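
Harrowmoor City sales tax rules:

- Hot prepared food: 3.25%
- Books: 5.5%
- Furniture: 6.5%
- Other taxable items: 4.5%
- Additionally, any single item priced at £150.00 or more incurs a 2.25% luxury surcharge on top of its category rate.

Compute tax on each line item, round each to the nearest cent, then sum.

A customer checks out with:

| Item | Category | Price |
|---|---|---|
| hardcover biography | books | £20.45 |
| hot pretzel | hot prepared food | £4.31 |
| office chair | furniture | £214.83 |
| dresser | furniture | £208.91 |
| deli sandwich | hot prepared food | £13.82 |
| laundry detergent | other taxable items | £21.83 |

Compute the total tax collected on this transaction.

Hardcover biography £20.45: books → 5.5% → £1.12
Hot pretzel £4.31: hot prepared food → 3.25% → £0.14
Office chair £214.83: furniture → 6.5% + 2.25% surcharge = 8.75% → £18.80
Dresser £208.91: furniture → 6.5% + 2.25% surcharge = 8.75% → £18.28
Deli sandwich £13.82: hot prepared food → 3.25% → £0.45
Laundry detergent £21.83: other taxable items → 4.5% → £0.98
Total tax = £1.12 + £0.14 + £18.80 + £18.28 + £0.45 + £0.98 = £39.77

£39.77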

____

--- EXERCISE DIRECTIONS ---
An exact copy of the material above is needed.

--- EXERCISE SOLUTION ---
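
Harrowmoor City sales tax rules:

- Hot prepared food: 3.25%
- Books: 5.5%
- Furniture: 6.5%
- Other taxable items: 4.5%
- Additionally, any single item priced at £150.00 or more incurs a 2.25% luxury surcharge on top of its category rate.

Compute tax on each line item, round each to the nearest cent, then sum.

A customer checks out with:

| Item | Category | Price |
|---|---|---|
| hardcover biography | books | £20.45 |
| hot pretzel | hot prepared food | £4.31 |
| office chair | furniture | £214.83 |
| dresser | furniture | £208.91 |
| deli sandwich | hot prepared food | £13.82 |
| laundry detergent | other taxable items | £21.83 |

Compute the total tax collected on this transaction.

Hardcover biography £20.45: books → 5.5% → £1.12
Hot pretzel £4.31: hot prepared food → 3.25% → £0.14
Office chair £214.83: furniture → 6.5% + 2.25% surcharge = 8.75% → £18.80
Dresser £208.91: furniture → 6.5% + 2.25% surcharge = 8.75% → £18.28
Deli sandwich £13.82: hot prepared food → 3.25% → £0.45
Laundry detergent £21.83: other taxable items → 4.5% → £0.98
Total tax = £1.12 + £0.14 + £18.80 + £18.28 + £0.45 + £0.98 = £39.77

£39.77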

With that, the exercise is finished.